━━━━━ EXCERPTED RECORDS
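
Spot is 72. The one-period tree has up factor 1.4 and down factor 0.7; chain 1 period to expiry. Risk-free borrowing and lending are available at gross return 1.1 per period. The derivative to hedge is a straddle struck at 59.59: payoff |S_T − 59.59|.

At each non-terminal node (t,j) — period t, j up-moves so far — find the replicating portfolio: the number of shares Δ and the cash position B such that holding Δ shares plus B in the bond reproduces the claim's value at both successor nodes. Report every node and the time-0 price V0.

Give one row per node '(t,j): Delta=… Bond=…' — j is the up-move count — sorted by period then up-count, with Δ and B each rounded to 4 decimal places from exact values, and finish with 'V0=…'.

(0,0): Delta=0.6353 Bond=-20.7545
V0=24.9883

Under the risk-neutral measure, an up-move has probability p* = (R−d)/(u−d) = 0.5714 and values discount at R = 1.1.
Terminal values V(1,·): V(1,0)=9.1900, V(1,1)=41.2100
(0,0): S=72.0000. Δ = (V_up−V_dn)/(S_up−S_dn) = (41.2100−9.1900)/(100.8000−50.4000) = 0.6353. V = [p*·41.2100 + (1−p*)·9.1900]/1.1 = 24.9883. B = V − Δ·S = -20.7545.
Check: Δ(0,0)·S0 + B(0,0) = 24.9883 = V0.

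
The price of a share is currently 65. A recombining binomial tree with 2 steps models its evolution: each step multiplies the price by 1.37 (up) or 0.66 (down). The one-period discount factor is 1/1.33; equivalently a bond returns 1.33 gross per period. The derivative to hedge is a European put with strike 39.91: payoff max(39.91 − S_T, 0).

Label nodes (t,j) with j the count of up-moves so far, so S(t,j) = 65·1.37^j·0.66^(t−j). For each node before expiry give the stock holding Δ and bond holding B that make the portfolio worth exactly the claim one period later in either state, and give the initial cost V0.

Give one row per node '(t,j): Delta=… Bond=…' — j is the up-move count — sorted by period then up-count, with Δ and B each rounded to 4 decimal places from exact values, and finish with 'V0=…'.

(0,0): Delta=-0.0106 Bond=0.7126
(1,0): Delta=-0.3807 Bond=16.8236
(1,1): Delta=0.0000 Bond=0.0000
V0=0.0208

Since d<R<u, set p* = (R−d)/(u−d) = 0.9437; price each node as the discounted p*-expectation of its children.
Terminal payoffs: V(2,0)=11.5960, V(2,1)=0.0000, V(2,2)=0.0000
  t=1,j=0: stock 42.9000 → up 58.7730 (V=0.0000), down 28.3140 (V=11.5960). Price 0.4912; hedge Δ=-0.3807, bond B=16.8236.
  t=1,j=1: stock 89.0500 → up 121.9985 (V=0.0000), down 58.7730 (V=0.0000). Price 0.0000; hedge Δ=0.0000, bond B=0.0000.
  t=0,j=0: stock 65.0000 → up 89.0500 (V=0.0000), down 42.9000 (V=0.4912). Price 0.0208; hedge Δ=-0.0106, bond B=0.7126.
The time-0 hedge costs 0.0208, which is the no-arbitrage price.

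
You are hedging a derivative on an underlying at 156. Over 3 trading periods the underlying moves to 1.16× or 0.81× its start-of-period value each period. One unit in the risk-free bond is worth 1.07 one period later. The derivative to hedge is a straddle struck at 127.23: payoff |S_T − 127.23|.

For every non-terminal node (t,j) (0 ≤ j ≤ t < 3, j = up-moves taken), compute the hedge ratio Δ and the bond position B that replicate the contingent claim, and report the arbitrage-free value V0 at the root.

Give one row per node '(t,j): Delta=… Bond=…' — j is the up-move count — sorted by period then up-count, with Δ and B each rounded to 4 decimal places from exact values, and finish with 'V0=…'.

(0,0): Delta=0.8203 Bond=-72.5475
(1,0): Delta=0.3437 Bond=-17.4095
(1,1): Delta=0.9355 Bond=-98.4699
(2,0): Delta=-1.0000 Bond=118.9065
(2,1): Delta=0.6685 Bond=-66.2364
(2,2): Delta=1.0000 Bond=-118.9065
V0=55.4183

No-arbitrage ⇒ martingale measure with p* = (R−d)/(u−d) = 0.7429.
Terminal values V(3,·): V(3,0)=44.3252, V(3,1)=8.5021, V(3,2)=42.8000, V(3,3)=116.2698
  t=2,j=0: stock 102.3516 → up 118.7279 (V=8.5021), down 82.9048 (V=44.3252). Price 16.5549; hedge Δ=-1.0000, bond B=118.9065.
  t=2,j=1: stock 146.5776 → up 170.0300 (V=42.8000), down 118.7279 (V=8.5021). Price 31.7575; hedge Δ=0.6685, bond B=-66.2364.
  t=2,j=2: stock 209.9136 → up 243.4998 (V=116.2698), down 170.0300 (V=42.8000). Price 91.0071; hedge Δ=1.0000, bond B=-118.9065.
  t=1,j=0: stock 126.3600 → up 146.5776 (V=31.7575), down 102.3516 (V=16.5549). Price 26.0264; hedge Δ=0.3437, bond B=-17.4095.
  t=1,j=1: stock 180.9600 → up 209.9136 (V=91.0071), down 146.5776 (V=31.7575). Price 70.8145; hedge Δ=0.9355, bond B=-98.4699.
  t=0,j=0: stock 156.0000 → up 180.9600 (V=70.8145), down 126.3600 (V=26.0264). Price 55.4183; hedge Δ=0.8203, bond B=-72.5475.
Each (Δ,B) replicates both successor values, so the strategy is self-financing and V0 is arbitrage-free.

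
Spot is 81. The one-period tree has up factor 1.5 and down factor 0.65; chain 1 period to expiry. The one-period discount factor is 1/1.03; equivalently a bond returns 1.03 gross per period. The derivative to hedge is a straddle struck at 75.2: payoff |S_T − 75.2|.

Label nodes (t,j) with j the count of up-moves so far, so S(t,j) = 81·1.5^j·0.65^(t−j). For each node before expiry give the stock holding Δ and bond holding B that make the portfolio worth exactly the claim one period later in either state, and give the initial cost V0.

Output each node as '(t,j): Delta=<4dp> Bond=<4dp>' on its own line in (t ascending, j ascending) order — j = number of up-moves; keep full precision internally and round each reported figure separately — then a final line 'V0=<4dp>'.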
━━━━━━━━━━
━━━━━ EXCERPTED RECORDS
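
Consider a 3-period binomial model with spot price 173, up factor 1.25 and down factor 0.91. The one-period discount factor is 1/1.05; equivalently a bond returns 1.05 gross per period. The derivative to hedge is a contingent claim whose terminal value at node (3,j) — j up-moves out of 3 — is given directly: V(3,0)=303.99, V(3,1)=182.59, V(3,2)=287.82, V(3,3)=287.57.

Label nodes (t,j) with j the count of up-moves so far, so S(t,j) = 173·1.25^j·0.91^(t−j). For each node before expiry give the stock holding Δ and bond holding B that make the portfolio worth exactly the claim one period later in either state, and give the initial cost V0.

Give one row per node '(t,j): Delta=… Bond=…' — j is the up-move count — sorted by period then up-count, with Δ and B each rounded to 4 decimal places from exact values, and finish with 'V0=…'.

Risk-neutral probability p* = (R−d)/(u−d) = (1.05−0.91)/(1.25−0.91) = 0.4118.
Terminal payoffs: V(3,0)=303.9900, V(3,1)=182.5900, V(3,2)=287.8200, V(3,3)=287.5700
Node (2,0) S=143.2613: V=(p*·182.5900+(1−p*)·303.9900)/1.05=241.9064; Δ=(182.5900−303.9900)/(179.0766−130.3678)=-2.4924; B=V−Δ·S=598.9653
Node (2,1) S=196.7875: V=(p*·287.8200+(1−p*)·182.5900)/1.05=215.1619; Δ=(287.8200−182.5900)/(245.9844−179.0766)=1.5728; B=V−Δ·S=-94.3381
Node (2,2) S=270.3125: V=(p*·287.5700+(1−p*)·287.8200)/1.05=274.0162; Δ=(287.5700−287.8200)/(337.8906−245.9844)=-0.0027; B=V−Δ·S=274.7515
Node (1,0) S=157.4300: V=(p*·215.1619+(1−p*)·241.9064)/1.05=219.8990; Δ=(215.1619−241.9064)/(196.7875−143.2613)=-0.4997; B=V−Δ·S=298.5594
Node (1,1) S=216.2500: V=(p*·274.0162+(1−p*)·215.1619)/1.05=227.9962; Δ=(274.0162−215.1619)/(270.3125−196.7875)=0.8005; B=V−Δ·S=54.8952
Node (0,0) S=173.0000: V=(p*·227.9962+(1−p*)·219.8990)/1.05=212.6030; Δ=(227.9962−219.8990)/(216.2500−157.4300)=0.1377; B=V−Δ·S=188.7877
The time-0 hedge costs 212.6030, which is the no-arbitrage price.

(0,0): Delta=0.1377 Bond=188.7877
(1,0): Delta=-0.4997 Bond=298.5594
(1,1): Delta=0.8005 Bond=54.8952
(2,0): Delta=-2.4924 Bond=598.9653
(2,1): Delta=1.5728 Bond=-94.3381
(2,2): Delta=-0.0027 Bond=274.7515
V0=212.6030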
━━━━━━━━━━
━━━━━ EXCERPTED RECORDS
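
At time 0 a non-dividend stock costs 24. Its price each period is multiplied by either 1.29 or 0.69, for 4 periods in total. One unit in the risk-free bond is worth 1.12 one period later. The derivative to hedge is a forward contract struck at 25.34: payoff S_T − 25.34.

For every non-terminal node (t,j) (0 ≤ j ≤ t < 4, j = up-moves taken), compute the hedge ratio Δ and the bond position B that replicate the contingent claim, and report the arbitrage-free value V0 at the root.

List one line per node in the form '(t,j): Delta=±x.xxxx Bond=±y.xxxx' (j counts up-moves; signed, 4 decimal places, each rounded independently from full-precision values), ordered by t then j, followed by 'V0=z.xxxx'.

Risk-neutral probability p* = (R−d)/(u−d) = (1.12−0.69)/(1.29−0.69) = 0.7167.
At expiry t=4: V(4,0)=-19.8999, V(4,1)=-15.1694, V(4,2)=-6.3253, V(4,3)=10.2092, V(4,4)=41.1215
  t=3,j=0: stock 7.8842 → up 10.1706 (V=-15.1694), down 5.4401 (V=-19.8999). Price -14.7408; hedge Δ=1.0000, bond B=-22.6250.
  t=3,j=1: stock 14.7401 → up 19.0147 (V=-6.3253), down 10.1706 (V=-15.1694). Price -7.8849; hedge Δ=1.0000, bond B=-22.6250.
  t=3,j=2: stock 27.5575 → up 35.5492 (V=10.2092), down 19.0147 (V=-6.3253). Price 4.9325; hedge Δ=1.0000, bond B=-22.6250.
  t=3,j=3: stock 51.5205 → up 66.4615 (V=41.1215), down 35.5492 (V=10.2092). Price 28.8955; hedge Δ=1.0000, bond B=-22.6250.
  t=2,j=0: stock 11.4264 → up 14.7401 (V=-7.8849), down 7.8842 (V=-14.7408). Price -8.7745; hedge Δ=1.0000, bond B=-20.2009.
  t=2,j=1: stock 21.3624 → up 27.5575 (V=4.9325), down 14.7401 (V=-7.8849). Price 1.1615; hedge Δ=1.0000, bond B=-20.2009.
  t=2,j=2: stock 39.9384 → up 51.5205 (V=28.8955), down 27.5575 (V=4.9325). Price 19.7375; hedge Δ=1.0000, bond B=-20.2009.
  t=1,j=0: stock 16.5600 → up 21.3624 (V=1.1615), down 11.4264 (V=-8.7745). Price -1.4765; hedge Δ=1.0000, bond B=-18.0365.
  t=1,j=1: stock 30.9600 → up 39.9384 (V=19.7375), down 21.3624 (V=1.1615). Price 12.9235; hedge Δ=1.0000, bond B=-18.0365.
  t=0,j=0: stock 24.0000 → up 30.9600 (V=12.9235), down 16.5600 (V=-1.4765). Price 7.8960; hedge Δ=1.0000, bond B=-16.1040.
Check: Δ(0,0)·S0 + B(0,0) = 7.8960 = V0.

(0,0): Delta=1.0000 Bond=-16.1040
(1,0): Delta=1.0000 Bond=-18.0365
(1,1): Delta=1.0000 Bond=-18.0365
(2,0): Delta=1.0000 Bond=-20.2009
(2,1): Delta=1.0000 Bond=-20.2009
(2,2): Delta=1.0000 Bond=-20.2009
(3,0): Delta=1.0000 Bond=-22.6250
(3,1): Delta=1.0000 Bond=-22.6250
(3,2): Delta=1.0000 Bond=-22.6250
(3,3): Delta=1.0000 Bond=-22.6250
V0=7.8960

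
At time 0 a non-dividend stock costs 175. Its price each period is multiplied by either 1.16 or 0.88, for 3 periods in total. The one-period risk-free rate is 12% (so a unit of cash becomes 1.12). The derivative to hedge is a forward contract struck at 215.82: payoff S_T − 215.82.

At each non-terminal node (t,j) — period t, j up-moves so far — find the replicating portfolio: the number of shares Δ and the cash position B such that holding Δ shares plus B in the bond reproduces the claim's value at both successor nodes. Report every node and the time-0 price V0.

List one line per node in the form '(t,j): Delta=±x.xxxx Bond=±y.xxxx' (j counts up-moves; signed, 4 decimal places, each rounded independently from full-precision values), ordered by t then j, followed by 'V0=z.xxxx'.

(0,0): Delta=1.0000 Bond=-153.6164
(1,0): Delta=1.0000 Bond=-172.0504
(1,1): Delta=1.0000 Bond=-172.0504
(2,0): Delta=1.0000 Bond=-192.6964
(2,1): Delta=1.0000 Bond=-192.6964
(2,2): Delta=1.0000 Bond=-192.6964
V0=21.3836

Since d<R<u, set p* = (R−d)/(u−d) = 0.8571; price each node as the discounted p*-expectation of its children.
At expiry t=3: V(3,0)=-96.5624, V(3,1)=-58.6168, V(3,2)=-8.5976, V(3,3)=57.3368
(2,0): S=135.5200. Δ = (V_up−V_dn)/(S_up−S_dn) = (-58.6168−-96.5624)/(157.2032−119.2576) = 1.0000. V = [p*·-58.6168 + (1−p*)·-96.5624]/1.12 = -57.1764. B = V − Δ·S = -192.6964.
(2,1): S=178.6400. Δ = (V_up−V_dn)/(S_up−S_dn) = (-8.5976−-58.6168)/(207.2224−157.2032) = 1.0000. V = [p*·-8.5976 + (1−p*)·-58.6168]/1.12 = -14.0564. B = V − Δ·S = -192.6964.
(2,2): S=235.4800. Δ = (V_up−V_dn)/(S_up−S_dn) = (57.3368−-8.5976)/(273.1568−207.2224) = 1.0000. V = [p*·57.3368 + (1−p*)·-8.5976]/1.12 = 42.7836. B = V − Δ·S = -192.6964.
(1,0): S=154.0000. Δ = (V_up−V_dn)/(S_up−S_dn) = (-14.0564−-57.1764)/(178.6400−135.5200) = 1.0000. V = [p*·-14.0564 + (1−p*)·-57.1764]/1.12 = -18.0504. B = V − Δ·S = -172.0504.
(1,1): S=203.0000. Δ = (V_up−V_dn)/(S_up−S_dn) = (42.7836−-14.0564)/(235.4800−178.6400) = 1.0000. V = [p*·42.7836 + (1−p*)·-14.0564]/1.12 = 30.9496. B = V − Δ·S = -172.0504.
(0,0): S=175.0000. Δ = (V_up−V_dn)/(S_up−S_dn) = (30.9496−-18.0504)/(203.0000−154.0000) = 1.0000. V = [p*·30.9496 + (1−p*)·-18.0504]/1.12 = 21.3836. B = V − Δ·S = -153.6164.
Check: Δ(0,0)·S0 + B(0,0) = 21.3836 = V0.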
━━━━━━━━━━
# YOUR ASSIGNMENT:
Find every line in the records that contains the word "taken"; copy those lines.

# REPLY:
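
For every non-terminal node (t,j) (0 ≤ j ≤ t < 3, j = up-moves taken), compute the hedge ratio Δ and the bond position B that replicate the contingent claim, and report the arbitrage-free value V0 at the root.
For every non-terminal node (t,j) (0 ≤ j ≤ t < 4, j = up-moves taken), compute the hedge ratio Δ and the bond position B that replicate the contingent claim, and report the arbitrage-free value V0 at the root.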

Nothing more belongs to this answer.